* **Goal of the exercise**
Retype, word for word, every line from the one holding "A chain of 2" through the one holding "velocities: v[0]=0.0, v[1]=0.0" in the entries below, both included, and only those lines.

(Source records)

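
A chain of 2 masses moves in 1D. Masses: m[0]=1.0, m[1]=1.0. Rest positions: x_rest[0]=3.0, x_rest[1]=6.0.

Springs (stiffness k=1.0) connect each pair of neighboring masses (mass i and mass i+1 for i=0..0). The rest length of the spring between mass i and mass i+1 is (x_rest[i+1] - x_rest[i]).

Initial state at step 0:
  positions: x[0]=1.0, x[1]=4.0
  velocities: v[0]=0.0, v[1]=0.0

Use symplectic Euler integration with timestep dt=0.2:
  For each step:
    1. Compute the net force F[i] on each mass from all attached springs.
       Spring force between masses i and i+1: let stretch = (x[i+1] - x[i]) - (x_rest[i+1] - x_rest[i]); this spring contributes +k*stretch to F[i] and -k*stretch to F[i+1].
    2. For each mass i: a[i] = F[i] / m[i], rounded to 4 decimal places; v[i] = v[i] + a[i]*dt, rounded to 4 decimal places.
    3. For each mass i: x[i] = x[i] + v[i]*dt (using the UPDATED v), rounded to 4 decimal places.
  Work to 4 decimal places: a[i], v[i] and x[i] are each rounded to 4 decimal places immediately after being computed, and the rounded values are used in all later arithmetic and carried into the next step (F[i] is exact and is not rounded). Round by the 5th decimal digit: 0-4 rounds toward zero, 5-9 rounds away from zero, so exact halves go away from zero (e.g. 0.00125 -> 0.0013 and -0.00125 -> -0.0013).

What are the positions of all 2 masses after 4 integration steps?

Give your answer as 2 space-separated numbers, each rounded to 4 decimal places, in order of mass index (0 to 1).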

(End Source records)
(Source records)

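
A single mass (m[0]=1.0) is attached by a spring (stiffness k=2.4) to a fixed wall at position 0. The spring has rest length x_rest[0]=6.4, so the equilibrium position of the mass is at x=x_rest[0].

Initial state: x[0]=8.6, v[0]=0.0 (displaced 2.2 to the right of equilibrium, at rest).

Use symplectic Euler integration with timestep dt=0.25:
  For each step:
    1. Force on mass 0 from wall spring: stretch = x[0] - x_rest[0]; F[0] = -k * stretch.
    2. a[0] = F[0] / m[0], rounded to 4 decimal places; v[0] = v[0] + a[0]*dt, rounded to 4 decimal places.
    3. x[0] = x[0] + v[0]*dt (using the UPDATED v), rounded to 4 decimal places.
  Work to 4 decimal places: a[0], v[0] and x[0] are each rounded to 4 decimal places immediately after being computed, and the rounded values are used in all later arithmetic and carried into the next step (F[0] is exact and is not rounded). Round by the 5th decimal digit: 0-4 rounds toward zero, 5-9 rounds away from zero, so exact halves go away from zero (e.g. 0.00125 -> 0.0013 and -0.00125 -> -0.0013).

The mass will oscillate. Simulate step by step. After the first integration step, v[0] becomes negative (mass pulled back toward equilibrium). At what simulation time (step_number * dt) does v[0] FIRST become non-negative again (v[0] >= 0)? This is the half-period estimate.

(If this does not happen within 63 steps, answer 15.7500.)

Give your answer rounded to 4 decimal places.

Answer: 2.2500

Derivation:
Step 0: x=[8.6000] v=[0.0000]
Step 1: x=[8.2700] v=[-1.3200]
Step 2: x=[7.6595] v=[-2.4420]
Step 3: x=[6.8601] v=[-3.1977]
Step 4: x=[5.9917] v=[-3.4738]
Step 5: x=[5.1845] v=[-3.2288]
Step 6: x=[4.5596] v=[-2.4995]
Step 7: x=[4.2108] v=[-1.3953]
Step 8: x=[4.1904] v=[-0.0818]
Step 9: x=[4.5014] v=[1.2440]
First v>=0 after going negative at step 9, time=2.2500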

(End Source records)

* **Finished task**
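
A chain of 2 masses moves in 1D. Masses: m[0]=1.0, m[1]=1.0. Rest positions: x_rest[0]=3.0, x_rest[1]=6.0.

Springs (stiffness k=1.0) connect each pair of neighboring masses (mass i and mass i+1 for i=0..0). The rest length of the spring between mass i and mass i+1 is (x_rest[i+1] - x_rest[i]).

Initial state at step 0:
  positions: x[0]=1.0, x[1]=4.0
  velocities: v[0]=0.0, v[1]=0.0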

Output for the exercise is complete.